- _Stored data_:
▼

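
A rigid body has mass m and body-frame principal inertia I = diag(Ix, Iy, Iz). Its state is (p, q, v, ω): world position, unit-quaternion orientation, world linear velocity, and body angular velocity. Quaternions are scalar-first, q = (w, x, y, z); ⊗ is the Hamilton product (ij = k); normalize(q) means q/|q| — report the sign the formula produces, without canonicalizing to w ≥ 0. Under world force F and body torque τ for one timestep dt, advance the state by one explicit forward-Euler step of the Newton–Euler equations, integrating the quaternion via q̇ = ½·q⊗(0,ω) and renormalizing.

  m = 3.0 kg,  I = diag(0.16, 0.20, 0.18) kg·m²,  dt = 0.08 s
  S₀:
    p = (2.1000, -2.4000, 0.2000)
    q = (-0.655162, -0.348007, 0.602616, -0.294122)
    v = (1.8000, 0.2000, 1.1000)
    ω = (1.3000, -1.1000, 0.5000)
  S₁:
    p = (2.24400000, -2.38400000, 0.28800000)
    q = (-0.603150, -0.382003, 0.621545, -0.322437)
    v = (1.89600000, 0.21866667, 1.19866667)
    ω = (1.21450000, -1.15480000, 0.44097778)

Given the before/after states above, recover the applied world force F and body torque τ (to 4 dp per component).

Δv = v₁−v₀ = (0.09600000, 0.01866667, 0.09866667)
applied force F = (3.6000, 0.7000, 3.7000)
Δω = ω₁−ω₀ = (-0.08550000, -0.05480000, -0.05902222)
gyro term ω₀×Iω₀ = (0.0110, -0.0130, -0.0572)
applied torque τ = (-0.1600, -0.1500, -0.1900)

F = (3.6000, 0.7000, 3.7000)
τ = (-0.1600, -0.1500, -0.1900)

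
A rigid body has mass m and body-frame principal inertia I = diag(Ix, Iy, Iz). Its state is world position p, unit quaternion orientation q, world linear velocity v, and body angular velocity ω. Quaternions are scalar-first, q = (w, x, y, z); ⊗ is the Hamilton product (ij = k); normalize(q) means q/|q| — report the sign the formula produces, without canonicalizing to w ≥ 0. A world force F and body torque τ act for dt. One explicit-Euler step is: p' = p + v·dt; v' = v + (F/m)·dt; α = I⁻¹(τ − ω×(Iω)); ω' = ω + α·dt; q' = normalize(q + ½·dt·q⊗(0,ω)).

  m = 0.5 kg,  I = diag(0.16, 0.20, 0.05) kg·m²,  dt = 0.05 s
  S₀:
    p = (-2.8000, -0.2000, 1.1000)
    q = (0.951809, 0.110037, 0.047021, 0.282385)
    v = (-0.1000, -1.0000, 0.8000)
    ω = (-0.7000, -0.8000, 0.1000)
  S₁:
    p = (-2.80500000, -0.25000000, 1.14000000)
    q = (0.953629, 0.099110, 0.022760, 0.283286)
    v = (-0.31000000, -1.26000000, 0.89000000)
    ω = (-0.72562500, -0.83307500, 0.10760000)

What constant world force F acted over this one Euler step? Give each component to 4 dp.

F = (-2.1000, -2.6000, 0.9000)

velocity change Δv = (-0.21000000, -0.26000000, 0.09000000)
m·(v₁−v₀)/dt = (-2.1000, -2.6000, 0.9000)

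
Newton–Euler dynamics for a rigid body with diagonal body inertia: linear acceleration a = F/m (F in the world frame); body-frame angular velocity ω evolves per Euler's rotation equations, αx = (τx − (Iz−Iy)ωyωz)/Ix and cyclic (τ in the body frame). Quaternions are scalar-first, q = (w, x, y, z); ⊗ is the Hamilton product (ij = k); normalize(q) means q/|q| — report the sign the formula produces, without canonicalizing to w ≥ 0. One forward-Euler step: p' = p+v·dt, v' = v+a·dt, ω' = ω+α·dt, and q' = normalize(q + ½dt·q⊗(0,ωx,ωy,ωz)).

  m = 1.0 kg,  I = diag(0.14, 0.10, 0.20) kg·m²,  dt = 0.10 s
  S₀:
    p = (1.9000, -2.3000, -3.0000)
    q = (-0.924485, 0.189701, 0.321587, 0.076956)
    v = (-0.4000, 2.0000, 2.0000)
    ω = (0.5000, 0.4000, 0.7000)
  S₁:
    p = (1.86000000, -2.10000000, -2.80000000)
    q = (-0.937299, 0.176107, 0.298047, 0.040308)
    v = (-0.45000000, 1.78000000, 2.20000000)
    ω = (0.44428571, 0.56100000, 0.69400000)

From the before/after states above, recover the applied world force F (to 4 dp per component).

velocity change Δv = (-0.05000000, -0.22000000, 0.20000000)
F = m·Δv/dt = (-0.5000, -2.2000, 2.0000)

F = (-0.5000, -2.2000, 2.0000)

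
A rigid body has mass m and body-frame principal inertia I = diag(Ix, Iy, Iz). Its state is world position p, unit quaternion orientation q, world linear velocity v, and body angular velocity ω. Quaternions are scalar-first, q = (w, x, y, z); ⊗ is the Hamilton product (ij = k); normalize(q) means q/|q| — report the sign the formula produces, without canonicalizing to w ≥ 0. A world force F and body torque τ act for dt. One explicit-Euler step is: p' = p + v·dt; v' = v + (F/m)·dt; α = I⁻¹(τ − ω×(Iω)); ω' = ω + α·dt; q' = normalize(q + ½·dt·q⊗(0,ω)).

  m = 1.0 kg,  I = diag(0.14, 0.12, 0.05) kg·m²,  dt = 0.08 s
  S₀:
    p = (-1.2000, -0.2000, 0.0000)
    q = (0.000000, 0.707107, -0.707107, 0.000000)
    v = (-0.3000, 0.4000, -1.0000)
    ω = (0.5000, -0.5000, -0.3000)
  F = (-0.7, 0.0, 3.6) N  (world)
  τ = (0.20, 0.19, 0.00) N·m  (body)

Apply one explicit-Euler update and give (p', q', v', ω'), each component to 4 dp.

p' = (-1.2240, -0.1680, -0.0800)
q' = (-0.0283, 0.7153, -0.6983, 0.0000)
v' = (-0.3560, 0.4000, -0.7120)
ω' = (0.6203, -0.3643, -0.3080)

new position p' = (-1.2240, -0.1680, -0.0800)
new velocity v' = (-0.3560, 0.4000, -0.7120)
angular accel α = (1.5036, 1.6958, -0.1000)
ω' = ω + α·dt = (0.6203, -0.3643, -0.3080)
q⊗(0,ω) = (-0.7071070, 0.2121321, 0.2121321, 0.0000000)
q + ½dt·q⊗(0,ω), renormalized = (-0.0283, 0.7153, -0.6983, 0.0000)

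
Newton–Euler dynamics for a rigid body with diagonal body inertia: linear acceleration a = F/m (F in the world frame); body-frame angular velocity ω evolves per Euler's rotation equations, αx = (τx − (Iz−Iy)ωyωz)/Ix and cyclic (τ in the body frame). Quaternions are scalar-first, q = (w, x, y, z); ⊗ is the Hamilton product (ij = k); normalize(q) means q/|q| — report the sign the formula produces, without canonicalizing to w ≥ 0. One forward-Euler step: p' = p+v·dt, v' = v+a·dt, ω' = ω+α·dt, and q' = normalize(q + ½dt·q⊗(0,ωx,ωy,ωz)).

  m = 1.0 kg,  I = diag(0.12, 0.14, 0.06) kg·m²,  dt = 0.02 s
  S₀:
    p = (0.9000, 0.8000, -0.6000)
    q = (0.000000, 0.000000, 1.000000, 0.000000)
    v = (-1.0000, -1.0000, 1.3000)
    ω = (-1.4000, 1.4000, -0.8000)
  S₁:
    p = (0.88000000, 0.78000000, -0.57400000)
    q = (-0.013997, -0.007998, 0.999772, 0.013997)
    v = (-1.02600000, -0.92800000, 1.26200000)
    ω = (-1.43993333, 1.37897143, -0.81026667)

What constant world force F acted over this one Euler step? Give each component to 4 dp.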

▲

- _TASK REQUIREMENTS_: Retype all the data, keeping every character the same.

- _ANSWER AREA_:
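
A rigid body has mass m and body-frame principal inertia I = diag(Ix, Iy, Iz). Its state is (p, q, v, ω): world position, unit-quaternion orientation, world linear velocity, and body angular velocity. Quaternions are scalar-first, q = (w, x, y, z); ⊗ is the Hamilton product (ij = k); normalize(q) means q/|q| — report the sign the formula produces, without canonicalizing to w ≥ 0. Under world force F and body torque τ for one timestep dt, advance the state by one explicit forward-Euler step of the Newton–Euler equations, integrating the quaternion via q̇ = ½·q⊗(0,ω) and renormalizing.

  m = 3.0 kg,  I = diag(0.16, 0.20, 0.18) kg·m²,  dt = 0.08 s
  S₀:
    p = (2.1000, -2.4000, 0.2000)
    q = (-0.655162, -0.348007, 0.602616, -0.294122)
    v = (1.8000, 0.2000, 1.1000)
    ω = (1.3000, -1.1000, 0.5000)
  S₁:
    p = (2.24400000, -2.38400000, 0.28800000)
    q = (-0.603150, -0.382003, 0.621545, -0.322437)
    v = (1.89600000, 0.21866667, 1.19866667)
    ω = (1.21450000, -1.15480000, 0.44097778)

Given the before/after states above, recover the applied world force F and body torque τ (to 4 dp per component).

Δv = v₁−v₀ = (0.09600000, 0.01866667, 0.09866667)
applied force F = (3.6000, 0.7000, 3.7000)
Δω = ω₁−ω₀ = (-0.08550000, -0.05480000, -0.05902222)
gyro term ω₀×Iω₀ = (0.0110, -0.0130, -0.0572)
applied torque τ = (-0.1600, -0.1500, -0.1900)

F = (3.6000, 0.7000, 3.7000)
τ = (-0.1600, -0.1500, -0.1900)

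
A rigid body has mass m and body-frame principal inertia I = diag(Ix, Iy, Iz). Its state is world position p, unit quaternion orientation q, world linear velocity v, and body angular velocity ω. Quaternions are scalar-first, q = (w, x, y, z); ⊗ is the Hamilton product (ij = k); normalize(q) means q/|q| — report the sign the formula produces, without canonicalizing to w ≥ 0. A world force F and body torque τ act for dt. One explicit-Euler step is: p' = p + v·dt; v' = v + (F/m)·dt; α = I⁻¹(τ − ω×(Iω)); ω' = ω + α·dt; q' = normalize(q + ½·dt·q⊗(0,ω)).

  m = 0.5 kg,  I = diag(0.16, 0.20, 0.05) kg·m²,  dt = 0.05 s
  S₀:
    p = (-2.8000, -0.2000, 1.1000)
    q = (0.951809, 0.110037, 0.047021, 0.282385)
    v = (-0.1000, -1.0000, 0.8000)
    ω = (-0.7000, -0.8000, 0.1000)
  S₁:
    p = (-2.80500000, -0.25000000, 1.14000000)
    q = (0.953629, 0.099110, 0.022760, 0.283286)
    v = (-0.31000000, -1.26000000, 0.89000000)
    ω = (-0.72562500, -0.83307500, 0.10760000)

What constant world force F acted over this one Euler step? Give each component to 4 dp.

F = (-2.1000, -2.6000, 0.9000)

velocity change Δv = (-0.21000000, -0.26000000, 0.09000000)
m·(v₁−v₀)/dt = (-2.1000, -2.6000, 0.9000)

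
Newton–Euler dynamics for a rigid body with diagonal body inertia: linear acceleration a = F/m (F in the world frame); body-frame angular velocity ω evolves per Euler's rotation equations, αx = (τx − (Iz−Iy)ωyωz)/Ix and cyclic (τ in the body frame). Quaternions are scalar-first, q = (w, x, y, z); ⊗ is the Hamilton product (ij = k); normalize(q) means q/|q| — report the sign the formula produces, without canonicalizing to w ≥ 0. One forward-Euler step: p' = p+v·dt, v' = v+a·dt, ω' = ω+α·dt, and q' = normalize(q + ½dt·q⊗(0,ωx,ωy,ωz)).

  m = 1.0 kg,  I = diag(0.14, 0.10, 0.20) kg·m²,  dt = 0.10 s
  S₀:
    p = (1.9000, -2.3000, -3.0000)
    q = (-0.924485, 0.189701, 0.321587, 0.076956)
    v = (-0.4000, 2.0000, 2.0000)
    ω = (0.5000, 0.4000, 0.7000)
  S₁:
    p = (1.86000000, -2.10000000, -2.80000000)
    q = (-0.937299, 0.176107, 0.298047, 0.040308)
    v = (-0.45000000, 1.78000000, 2.20000000)
    ω = (0.44428571, 0.56100000, 0.69400000)

From the before/after states above, recover the applied world force F (to 4 dp per component).

velocity change Δv = (-0.05000000, -0.22000000, 0.20000000)
F = m·Δv/dt = (-0.5000, -2.2000, 2.0000)

F = (-0.5000, -2.2000, 2.0000)

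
A rigid body has mass m and body-frame principal inertia I = diag(Ix, Iy, Iz). Its state is world position p, unit quaternion orientation q, world linear velocity v, and body angular velocity ω. Quaternions are scalar-first, q = (w, x, y, z); ⊗ is the Hamilton product (ij = k); normalize(q) means q/|q| — report the sign the formula produces, without canonicalizing to w ≥ 0. A world force F and body torque τ act for dt. One explicit-Euler step is: p' = p + v·dt; v' = v + (F/m)·dt; α = I⁻¹(τ − ω×(Iω)); ω' = ω + α·dt; q' = normalize(q + ½·dt·q⊗(0,ω)).

  m = 1.0 kg,  I = diag(0.14, 0.12, 0.05) kg·m²,  dt = 0.08 s
  S₀:
    p = (-1.2000, -0.2000, 0.0000)
    q = (0.000000, 0.707107, -0.707107, 0.000000)
    v = (-0.3000, 0.4000, -1.0000)
    ω = (0.5000, -0.5000, -0.3000)
  F = (-0.7, 0.0, 3.6) N  (world)
  τ = (0.20, 0.19, 0.00) N·m  (body)

Apply one explicit-Euler update and give (p', q', v', ω'), each component to 4 dp.

p' = (-1.2240, -0.1680, -0.0800)
q' = (-0.0283, 0.7153, -0.6983, 0.0000)
v' = (-0.3560, 0.4000, -0.7120)
ω' = (0.6203, -0.3643, -0.3080)

new position p' = (-1.2240, -0.1680, -0.0800)
new velocity v' = (-0.3560, 0.4000, -0.7120)
angular accel α = (1.5036, 1.6958, -0.1000)
ω' = ω + α·dt = (0.6203, -0.3643, -0.3080)
q⊗(0,ω) = (-0.7071070, 0.2121321, 0.2121321, 0.0000000)
q + ½dt·q⊗(0,ω), renormalized = (-0.0283, 0.7153, -0.6983, 0.0000)

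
Newton–Euler dynamics for a rigid body with diagonal body inertia: linear acceleration a = F/m (F in the world frame); body-frame angular velocity ω evolves per Euler's rotation equations, αx = (τx − (Iz−Iy)ωyωz)/Ix and cyclic (τ in the body frame). Quaternions are scalar-first, q = (w, x, y, z); ⊗ is the Hamilton product (ij = k); normalize(q) means q/|q| — report the sign the formula produces, without canonicalizing to w ≥ 0. One forward-Euler step: p' = p+v·dt, v' = v+a·dt, ω' = ω+α·dt, and q' = normalize(q + ½dt·q⊗(0,ωx,ωy,ωz)).

  m = 1.0 kg,  I = diag(0.12, 0.14, 0.06) kg·m²,  dt = 0.02 s
  S₀:
    p = (0.9000, 0.8000, -0.6000)
    q = (0.000000, 0.000000, 1.000000, 0.000000)
    v = (-1.0000, -1.0000, 1.3000)
    ω = (-1.4000, 1.4000, -0.8000)
  S₁:
    p = (0.88000000, 0.78000000, -0.57400000)
    q = (-0.013997, -0.007998, 0.999772, 0.013997)
    v = (-1.02600000, -0.92800000, 1.26200000)
    ω = (-1.43993333, 1.37897143, -0.81026667)

What constant world force F acted over this one Euler step? Give each component to 4 dp.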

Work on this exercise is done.